*REQUIRED ACTION*. Only lines containing "Enforcement" are wanted from the data below. Copy those lines.

[Start of Attachment]

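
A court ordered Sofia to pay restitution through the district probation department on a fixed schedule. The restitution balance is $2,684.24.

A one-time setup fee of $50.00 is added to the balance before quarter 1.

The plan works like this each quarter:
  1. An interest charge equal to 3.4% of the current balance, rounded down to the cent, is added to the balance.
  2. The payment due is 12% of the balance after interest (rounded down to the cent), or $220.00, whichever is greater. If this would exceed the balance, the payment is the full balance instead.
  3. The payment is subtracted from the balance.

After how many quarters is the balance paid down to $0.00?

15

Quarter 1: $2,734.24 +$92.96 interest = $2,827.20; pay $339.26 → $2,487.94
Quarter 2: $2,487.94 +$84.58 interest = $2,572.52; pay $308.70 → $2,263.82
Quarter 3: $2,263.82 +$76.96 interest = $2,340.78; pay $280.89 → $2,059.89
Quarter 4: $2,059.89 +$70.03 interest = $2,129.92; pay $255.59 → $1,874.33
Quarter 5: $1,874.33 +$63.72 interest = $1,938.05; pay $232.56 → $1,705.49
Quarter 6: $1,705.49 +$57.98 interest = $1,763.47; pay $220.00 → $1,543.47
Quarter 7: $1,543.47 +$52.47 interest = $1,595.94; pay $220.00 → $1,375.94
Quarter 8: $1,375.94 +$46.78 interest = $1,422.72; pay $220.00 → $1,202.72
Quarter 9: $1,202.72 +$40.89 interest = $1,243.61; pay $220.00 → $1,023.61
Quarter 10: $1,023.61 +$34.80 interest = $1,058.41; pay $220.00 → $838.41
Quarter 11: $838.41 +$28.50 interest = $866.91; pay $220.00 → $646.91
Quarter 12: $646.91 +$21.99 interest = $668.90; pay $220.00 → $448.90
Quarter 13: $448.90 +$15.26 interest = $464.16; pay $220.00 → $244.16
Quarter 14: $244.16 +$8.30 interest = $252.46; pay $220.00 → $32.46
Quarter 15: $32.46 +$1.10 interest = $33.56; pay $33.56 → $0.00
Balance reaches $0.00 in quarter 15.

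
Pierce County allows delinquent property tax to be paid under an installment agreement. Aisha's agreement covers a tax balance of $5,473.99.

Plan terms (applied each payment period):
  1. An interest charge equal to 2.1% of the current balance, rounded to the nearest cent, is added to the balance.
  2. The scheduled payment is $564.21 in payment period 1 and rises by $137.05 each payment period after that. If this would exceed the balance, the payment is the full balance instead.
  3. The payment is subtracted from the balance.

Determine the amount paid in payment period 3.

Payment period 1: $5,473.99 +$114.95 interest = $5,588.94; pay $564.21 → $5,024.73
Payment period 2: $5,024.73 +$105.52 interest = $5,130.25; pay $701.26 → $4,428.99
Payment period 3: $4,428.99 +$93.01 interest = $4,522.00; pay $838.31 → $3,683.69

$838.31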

[End of Attachment]
[Start of Attachment]

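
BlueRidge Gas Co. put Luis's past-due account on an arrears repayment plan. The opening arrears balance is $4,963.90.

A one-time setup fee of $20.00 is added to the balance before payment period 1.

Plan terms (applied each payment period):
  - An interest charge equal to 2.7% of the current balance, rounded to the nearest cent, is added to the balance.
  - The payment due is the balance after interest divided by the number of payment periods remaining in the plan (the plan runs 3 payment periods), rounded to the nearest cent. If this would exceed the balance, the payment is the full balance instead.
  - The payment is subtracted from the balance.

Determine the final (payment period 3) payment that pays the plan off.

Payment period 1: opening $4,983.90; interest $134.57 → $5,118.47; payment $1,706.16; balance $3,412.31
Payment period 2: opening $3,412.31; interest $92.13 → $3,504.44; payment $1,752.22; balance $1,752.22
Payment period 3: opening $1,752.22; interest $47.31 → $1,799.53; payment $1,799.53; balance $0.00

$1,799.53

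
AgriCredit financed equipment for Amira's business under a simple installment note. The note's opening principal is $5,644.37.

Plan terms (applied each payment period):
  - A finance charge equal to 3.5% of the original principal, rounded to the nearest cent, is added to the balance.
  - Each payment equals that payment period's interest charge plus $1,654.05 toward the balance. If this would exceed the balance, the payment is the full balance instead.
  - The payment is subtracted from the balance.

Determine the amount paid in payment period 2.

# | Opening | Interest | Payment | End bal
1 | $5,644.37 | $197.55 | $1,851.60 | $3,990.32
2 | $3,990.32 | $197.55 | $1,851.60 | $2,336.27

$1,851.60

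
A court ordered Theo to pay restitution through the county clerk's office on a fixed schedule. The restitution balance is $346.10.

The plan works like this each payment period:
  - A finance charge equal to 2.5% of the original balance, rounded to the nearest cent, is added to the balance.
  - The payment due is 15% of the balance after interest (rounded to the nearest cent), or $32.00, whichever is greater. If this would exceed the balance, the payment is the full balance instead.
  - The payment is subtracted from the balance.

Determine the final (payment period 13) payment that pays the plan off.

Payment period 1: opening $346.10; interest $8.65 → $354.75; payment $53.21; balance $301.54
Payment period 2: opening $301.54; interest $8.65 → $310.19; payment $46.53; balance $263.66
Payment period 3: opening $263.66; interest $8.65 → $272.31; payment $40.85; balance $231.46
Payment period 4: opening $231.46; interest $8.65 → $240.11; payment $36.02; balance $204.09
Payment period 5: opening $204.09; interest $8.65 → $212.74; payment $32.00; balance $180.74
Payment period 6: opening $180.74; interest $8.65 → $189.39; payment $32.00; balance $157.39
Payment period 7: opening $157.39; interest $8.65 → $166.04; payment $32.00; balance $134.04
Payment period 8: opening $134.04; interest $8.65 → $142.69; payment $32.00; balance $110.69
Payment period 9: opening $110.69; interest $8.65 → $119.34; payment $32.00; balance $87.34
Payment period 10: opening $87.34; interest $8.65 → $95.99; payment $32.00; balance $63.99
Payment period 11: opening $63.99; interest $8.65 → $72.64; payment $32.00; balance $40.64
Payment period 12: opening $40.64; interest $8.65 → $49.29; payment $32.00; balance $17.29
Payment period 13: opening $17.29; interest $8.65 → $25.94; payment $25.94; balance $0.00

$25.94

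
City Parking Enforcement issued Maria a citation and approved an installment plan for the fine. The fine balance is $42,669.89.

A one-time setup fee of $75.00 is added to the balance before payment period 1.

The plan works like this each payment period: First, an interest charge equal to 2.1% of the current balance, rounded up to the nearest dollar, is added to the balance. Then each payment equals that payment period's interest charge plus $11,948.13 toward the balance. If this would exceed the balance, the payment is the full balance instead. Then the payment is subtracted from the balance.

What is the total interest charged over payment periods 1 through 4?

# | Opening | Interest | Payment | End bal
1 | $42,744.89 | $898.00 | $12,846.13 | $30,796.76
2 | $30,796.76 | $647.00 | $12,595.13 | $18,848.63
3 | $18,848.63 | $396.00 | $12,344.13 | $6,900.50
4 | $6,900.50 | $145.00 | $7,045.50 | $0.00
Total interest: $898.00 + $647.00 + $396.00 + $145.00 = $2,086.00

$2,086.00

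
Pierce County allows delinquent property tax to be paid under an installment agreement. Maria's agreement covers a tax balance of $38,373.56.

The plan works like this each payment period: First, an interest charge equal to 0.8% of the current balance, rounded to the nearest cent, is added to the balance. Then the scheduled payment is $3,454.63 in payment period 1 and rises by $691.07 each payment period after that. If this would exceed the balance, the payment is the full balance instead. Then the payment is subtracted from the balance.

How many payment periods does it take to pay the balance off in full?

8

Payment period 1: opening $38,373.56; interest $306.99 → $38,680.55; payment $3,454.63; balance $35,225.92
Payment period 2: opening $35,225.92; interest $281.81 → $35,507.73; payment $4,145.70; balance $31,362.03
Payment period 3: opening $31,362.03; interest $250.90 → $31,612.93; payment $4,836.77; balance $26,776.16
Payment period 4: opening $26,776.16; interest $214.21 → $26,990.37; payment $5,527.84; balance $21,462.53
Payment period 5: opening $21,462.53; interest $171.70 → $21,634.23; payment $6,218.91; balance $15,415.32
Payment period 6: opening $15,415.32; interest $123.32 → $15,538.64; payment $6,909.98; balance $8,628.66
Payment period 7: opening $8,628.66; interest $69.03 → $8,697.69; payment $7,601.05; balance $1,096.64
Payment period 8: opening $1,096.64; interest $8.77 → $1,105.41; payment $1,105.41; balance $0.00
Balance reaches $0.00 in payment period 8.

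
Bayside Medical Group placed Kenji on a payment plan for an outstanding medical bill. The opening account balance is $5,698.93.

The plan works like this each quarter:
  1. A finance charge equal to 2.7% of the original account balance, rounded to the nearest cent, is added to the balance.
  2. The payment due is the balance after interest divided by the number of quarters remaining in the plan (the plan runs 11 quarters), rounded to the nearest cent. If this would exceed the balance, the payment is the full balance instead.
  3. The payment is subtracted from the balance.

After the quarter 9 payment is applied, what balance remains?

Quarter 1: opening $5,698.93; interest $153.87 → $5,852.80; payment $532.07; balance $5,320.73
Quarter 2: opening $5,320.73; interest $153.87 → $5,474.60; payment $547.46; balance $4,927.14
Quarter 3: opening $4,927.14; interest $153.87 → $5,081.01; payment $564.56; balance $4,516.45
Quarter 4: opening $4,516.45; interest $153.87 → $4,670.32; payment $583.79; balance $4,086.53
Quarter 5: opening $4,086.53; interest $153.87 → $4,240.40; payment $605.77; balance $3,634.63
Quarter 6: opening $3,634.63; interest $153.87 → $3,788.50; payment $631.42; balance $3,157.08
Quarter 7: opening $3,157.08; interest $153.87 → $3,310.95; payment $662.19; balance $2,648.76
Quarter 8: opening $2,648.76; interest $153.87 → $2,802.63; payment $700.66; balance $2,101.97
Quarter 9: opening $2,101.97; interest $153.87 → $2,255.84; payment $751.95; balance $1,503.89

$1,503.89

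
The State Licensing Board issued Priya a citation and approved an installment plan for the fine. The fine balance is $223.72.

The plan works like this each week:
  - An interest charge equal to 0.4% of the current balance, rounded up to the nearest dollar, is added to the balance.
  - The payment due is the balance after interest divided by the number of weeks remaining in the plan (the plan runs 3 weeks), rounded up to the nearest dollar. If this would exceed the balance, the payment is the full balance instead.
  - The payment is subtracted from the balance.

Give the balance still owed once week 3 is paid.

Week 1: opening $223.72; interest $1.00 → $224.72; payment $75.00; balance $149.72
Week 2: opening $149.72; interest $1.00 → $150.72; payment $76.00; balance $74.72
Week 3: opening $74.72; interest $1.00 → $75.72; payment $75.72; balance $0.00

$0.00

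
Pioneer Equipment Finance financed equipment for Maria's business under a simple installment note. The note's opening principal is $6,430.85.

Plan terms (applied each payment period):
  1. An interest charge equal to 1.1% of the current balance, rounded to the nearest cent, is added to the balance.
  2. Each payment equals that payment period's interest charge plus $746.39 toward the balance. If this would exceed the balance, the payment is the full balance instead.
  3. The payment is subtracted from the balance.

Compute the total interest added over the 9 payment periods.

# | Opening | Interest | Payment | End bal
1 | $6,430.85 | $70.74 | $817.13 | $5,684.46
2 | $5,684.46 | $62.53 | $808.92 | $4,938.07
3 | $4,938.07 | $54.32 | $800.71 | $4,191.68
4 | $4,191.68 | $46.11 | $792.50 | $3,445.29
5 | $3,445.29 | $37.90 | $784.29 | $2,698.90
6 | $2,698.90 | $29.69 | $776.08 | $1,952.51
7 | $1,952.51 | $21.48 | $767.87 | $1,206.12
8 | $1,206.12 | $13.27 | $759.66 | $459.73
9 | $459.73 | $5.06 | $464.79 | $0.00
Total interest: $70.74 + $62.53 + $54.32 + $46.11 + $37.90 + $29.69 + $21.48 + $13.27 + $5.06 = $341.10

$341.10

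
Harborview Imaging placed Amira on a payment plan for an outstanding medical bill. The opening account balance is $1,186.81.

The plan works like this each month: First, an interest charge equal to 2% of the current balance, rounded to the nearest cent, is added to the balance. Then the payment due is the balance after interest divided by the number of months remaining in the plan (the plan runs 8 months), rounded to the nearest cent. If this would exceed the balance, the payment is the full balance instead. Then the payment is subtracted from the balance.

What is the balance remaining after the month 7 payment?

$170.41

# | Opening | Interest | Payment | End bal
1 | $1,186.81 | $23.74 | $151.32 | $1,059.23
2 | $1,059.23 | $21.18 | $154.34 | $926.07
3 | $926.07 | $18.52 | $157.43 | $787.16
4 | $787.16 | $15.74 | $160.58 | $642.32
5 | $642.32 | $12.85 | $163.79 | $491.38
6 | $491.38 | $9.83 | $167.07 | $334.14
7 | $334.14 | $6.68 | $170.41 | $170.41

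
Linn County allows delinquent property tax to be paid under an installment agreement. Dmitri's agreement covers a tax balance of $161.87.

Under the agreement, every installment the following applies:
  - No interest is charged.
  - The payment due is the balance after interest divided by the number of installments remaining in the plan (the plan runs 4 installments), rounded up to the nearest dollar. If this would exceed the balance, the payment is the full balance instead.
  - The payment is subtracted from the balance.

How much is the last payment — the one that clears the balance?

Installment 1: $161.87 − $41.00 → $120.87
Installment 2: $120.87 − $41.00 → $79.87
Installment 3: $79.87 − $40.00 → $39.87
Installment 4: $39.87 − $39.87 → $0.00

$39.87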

[End of Attachment]
[Start of Attachment]

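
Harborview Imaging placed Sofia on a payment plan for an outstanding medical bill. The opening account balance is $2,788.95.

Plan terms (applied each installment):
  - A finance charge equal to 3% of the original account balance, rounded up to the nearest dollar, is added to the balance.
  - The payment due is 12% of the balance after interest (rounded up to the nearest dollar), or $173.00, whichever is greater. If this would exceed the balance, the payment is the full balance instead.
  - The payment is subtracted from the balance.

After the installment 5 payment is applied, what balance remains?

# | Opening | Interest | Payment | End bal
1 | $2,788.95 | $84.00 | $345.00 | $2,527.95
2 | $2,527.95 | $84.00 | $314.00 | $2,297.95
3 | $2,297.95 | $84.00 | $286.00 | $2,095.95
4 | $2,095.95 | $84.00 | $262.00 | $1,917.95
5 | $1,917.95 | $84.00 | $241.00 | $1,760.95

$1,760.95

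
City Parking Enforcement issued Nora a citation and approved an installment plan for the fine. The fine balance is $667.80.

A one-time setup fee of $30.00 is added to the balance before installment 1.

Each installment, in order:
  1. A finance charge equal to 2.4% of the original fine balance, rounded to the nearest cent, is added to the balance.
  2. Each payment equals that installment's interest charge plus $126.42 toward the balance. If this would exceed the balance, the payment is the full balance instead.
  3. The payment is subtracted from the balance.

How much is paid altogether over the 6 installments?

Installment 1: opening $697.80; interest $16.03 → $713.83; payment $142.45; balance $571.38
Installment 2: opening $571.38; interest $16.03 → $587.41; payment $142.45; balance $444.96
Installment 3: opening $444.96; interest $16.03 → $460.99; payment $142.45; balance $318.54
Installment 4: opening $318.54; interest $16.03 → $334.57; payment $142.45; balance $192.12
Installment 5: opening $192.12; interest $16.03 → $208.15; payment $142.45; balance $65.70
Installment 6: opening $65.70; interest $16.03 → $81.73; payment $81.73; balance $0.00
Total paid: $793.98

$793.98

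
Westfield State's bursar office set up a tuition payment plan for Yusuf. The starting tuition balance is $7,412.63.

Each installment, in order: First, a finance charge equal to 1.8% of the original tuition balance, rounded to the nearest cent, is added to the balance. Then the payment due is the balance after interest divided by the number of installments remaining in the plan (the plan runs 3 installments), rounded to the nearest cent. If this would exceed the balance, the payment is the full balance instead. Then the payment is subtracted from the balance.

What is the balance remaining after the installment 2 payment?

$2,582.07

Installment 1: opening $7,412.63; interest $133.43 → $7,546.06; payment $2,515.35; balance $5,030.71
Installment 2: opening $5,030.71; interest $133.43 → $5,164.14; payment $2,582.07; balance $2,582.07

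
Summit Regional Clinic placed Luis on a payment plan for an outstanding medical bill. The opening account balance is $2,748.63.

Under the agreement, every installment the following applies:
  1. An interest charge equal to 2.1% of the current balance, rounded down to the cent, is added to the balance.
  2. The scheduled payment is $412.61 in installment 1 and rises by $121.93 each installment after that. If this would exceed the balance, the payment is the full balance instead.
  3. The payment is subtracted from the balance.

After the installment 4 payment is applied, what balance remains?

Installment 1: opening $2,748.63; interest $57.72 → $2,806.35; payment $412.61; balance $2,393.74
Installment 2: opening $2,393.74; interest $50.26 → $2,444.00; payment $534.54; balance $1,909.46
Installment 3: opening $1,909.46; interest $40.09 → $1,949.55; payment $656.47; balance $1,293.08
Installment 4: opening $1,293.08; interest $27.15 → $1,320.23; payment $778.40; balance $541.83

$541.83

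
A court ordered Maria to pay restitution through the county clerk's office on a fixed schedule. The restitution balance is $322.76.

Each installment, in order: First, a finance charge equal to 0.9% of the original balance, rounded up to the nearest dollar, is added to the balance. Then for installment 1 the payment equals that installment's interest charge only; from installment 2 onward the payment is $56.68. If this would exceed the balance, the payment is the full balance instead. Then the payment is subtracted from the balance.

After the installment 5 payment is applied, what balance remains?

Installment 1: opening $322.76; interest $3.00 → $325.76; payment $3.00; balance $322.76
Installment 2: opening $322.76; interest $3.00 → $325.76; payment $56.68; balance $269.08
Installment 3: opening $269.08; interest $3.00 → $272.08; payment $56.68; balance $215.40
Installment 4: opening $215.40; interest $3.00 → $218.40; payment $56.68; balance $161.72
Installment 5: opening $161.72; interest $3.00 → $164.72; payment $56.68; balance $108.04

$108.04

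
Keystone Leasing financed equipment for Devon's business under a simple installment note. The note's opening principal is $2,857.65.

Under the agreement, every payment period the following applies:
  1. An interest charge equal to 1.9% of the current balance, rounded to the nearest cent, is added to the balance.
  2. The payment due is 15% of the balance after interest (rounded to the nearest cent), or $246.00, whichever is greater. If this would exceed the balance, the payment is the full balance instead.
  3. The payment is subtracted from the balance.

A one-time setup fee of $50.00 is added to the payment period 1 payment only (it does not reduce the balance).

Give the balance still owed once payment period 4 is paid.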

[End of Attachment]

*SOLUTION TO THIS EXERCISE*.
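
City Parking Enforcement issued Maria a citation and approved an installment plan for the fine. The fine balance is $42,669.89.
City Parking Enforcement issued Nora a citation and approved an installment plan for the fine. The fine balance is $667.80.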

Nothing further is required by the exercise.